### [Aim of the exercise]
From the listing below, reproduce word for word the part that opens with the line containing "What is (1755" and closes with the line containing "Answer: √554/174676 ≈ 0.00013475"; reproduce nothing else.

### [Data shown]
########
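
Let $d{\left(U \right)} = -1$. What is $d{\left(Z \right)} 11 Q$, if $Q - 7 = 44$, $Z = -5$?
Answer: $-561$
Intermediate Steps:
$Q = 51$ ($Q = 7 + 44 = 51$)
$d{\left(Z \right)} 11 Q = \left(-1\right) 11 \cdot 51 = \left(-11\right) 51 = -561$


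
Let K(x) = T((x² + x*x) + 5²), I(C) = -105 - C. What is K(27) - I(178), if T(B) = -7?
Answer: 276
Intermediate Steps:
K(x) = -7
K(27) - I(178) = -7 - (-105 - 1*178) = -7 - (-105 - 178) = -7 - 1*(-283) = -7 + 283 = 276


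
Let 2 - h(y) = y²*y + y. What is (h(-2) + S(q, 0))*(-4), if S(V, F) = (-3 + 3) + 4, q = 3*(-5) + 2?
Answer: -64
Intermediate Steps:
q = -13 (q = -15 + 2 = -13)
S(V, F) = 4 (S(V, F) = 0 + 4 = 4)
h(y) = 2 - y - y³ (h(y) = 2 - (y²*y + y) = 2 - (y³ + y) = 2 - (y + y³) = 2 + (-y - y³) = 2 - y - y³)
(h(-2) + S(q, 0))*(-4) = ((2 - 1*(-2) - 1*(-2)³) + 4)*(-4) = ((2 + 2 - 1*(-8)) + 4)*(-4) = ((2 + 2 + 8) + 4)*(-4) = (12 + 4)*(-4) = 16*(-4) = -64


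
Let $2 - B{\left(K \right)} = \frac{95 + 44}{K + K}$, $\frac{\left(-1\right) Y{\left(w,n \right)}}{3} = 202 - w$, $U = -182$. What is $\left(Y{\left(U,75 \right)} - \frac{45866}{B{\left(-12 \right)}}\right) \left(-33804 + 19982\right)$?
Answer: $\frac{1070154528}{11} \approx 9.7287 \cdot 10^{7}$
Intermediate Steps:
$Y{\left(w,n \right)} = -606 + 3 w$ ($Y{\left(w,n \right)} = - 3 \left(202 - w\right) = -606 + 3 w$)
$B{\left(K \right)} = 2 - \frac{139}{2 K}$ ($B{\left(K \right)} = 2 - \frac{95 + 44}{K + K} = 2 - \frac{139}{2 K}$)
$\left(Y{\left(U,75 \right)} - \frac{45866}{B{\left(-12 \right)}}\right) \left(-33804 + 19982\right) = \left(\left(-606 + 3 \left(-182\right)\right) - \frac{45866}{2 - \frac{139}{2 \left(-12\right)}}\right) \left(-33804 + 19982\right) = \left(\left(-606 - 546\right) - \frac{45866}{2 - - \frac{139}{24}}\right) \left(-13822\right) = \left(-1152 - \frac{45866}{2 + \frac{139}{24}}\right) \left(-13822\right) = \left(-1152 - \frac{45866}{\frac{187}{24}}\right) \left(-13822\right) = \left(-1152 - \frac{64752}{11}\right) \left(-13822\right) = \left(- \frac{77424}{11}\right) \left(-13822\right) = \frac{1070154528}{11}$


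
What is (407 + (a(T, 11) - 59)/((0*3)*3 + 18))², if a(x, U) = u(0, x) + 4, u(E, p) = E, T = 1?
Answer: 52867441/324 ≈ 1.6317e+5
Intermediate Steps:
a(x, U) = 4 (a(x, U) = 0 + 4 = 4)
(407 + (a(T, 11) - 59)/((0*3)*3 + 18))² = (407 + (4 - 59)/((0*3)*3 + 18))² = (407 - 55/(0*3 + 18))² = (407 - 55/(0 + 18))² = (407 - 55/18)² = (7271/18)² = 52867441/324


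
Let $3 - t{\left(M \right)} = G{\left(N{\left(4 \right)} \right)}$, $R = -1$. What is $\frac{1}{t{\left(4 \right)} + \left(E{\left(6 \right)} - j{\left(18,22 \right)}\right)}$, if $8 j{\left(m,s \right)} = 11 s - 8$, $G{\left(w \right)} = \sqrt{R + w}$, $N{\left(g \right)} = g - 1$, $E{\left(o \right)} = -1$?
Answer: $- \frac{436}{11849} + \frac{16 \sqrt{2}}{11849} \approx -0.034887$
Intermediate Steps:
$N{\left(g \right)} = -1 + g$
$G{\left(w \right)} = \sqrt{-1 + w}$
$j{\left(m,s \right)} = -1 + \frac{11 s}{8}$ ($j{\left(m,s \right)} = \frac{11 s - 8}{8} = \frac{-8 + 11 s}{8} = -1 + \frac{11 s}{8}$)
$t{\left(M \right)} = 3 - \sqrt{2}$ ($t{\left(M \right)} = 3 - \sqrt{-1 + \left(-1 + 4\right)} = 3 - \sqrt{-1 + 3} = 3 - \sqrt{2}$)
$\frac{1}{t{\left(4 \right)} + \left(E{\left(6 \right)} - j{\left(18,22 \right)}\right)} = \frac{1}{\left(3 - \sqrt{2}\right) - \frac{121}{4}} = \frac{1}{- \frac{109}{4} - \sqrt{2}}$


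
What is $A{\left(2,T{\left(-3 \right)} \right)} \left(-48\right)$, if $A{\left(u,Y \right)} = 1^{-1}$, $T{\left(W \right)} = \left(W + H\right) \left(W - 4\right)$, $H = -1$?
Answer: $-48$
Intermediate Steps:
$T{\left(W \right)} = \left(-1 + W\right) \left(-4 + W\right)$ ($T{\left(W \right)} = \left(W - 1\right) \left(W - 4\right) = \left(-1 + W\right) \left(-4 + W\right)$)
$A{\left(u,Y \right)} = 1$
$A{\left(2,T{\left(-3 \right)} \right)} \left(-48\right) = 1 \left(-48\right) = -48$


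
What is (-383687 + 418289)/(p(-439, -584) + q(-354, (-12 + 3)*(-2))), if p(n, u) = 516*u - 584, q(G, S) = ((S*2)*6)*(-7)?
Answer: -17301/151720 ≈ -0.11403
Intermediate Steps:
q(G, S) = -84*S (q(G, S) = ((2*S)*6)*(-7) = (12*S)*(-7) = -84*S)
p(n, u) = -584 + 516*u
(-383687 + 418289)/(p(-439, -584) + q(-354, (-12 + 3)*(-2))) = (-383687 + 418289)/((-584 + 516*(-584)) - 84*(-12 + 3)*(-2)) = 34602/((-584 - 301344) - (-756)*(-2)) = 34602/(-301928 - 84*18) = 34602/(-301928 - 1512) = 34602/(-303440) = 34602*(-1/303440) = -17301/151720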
########
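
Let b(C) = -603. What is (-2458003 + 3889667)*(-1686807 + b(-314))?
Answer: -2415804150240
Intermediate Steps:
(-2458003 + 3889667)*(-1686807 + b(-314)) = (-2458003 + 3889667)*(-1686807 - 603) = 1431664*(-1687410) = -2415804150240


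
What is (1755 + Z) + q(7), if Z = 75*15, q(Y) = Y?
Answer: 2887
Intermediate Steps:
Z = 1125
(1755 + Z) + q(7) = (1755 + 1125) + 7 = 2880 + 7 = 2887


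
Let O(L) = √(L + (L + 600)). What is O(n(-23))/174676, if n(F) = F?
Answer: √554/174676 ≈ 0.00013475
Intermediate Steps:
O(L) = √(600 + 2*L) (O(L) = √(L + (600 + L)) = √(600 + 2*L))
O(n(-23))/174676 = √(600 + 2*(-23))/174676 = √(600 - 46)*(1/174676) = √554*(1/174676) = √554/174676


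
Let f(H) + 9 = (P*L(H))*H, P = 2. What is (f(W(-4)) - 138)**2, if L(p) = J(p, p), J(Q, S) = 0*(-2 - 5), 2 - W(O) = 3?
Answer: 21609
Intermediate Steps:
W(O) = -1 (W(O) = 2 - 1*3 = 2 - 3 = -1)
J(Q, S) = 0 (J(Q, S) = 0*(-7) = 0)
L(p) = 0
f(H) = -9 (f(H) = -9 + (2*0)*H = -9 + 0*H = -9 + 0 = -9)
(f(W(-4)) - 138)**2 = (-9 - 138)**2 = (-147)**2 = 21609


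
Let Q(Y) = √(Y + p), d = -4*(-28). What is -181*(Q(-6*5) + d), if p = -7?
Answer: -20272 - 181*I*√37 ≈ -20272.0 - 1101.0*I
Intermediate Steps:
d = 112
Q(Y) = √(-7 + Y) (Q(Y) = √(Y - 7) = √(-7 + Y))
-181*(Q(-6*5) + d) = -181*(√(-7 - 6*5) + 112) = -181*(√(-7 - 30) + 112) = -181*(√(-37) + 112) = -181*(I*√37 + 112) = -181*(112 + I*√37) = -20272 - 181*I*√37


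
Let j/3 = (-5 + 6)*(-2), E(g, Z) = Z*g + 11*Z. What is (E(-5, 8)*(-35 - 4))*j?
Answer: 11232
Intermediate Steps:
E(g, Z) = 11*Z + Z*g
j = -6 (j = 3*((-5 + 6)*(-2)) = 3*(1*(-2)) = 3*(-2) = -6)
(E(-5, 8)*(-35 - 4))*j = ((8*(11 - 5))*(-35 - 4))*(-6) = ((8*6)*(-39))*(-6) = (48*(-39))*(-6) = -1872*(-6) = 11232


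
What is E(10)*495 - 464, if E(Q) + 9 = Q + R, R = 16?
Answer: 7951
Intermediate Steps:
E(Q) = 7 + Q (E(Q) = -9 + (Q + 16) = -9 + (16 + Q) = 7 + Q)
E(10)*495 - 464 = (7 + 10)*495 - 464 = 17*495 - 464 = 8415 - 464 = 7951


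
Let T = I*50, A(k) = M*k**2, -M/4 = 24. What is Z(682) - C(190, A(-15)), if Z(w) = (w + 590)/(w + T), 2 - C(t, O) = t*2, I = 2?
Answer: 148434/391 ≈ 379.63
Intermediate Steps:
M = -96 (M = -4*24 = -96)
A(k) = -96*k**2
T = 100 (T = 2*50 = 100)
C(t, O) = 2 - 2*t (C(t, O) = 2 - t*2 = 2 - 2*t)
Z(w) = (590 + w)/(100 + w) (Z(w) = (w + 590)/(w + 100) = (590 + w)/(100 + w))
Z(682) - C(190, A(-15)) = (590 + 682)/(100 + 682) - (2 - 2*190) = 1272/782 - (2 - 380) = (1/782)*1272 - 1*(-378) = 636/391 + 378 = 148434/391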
########
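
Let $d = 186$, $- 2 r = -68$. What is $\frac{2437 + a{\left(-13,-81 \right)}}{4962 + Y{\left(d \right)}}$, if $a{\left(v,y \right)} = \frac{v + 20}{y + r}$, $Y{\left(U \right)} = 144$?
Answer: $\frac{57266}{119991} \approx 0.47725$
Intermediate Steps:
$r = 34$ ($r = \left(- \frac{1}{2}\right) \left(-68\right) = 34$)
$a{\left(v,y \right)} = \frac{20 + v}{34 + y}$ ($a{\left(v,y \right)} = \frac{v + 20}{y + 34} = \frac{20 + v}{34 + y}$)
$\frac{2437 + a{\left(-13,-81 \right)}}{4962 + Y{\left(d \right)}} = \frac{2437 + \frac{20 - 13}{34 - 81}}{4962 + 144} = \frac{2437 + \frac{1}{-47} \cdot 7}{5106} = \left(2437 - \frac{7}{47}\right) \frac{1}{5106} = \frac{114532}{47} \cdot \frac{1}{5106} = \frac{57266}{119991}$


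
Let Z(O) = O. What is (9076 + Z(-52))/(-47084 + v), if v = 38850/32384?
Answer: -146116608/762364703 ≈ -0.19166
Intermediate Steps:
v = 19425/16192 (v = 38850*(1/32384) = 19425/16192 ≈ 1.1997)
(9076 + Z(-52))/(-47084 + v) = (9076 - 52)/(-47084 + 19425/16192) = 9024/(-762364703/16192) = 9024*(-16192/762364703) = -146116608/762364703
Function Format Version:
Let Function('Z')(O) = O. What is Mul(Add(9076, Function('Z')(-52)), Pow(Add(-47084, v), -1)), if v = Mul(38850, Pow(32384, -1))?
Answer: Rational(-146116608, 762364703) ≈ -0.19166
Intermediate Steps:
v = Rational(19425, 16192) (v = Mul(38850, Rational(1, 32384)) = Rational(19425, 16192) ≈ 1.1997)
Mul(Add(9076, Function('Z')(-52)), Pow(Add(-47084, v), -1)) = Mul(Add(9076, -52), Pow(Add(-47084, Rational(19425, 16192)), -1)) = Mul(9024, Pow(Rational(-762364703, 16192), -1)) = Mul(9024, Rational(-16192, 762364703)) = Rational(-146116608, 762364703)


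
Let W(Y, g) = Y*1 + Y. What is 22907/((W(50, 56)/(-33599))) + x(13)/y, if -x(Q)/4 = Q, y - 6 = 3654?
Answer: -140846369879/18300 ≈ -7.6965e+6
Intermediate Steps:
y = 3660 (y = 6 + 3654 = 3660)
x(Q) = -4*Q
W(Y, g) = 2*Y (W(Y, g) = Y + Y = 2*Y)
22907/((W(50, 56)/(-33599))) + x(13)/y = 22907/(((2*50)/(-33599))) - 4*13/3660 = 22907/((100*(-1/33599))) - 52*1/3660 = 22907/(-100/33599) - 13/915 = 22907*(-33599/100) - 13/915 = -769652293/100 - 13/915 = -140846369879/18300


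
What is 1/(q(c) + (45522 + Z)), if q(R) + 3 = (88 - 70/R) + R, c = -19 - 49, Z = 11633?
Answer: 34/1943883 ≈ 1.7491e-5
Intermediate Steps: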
########
### [Problem solution]
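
What is (1755 + Z) + q(7), if Z = 75*15, q(Y) = Y?
Answer: 2887
Intermediate Steps:
Z = 1125
(1755 + Z) + q(7) = (1755 + 1125) + 7 = 2880 + 7 = 2887


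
Let O(L) = √(L + (L + 600)). What is O(n(-23))/174676, if n(F) = F?
Answer: √554/174676 ≈ 0.00013475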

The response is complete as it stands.